Using the data that follows, return exactly the lines from the one that contains "The program below" through the one that contains "Analysis: Available expressions", ends included.

Material to process:

┌────────

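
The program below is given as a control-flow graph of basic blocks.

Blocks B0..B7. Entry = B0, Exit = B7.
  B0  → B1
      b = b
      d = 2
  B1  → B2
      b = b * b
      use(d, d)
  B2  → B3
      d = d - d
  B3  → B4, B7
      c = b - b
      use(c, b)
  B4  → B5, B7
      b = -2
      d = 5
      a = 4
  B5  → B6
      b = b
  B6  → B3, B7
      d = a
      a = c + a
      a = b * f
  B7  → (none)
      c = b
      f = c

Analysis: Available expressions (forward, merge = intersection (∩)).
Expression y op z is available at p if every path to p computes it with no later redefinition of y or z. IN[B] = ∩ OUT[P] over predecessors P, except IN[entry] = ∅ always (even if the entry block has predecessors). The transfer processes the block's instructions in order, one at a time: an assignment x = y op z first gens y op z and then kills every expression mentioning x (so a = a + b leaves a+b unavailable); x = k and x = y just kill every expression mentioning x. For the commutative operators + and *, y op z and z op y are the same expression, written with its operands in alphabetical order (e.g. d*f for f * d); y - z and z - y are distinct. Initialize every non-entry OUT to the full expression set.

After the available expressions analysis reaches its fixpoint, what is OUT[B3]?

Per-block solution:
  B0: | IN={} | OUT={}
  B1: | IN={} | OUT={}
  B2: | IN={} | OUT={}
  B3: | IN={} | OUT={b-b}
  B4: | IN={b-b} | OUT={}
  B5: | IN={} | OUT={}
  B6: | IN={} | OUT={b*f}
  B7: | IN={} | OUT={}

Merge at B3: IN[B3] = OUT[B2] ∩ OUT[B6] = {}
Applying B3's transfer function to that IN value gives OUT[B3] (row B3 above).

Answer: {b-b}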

└────────
┌────────

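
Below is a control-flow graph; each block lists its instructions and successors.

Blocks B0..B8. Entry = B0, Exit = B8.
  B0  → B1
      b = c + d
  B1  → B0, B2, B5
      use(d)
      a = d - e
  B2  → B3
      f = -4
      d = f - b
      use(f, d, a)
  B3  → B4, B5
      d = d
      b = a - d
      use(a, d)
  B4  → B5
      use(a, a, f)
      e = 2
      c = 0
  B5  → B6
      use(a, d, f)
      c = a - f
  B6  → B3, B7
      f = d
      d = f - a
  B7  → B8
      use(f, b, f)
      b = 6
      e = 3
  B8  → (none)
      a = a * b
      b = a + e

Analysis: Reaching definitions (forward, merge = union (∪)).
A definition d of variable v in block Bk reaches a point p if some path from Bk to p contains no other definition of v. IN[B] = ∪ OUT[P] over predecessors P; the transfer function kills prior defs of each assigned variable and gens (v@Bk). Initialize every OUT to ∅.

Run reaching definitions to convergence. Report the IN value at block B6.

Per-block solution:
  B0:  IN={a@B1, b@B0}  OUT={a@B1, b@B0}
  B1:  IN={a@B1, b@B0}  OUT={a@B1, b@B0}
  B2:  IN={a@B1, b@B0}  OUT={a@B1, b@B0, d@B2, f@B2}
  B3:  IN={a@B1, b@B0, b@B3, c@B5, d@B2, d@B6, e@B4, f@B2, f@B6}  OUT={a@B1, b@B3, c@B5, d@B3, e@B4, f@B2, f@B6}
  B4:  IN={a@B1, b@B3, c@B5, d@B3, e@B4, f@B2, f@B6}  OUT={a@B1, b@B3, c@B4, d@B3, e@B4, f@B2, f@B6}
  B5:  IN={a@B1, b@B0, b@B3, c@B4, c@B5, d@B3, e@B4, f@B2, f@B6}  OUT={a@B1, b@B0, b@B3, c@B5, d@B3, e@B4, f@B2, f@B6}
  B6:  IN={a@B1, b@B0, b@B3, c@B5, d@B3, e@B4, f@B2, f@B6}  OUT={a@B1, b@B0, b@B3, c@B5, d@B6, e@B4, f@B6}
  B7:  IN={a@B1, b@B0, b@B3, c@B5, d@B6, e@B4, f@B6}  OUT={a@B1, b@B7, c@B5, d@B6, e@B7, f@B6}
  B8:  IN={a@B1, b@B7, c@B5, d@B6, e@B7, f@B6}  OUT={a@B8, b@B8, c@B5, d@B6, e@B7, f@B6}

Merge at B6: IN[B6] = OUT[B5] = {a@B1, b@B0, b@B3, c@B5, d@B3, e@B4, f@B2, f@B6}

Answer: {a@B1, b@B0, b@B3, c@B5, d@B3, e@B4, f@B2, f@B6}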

└────────

Final answer:
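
The program below is given as a control-flow graph of basic blocks.

Blocks B0..B7. Entry = B0, Exit = B7.
  B0  → B1
      b = b
      d = 2
  B1  → B2
      b = b * b
      use(d, d)
  B2  → B3
      d = d - d
  B3  → B4, B7
      c = b - b
      use(c, b)
  B4  → B5, B7
      b = -2
      d = 5
      a = 4
  B5  → B6
      b = b
  B6  → B3, B7
      d = a
      a = c + a
      a = b * f
  B7  → (none)
      c = b
      f = c

Analysis: Available expressions (forward, merge = intersection (∩)).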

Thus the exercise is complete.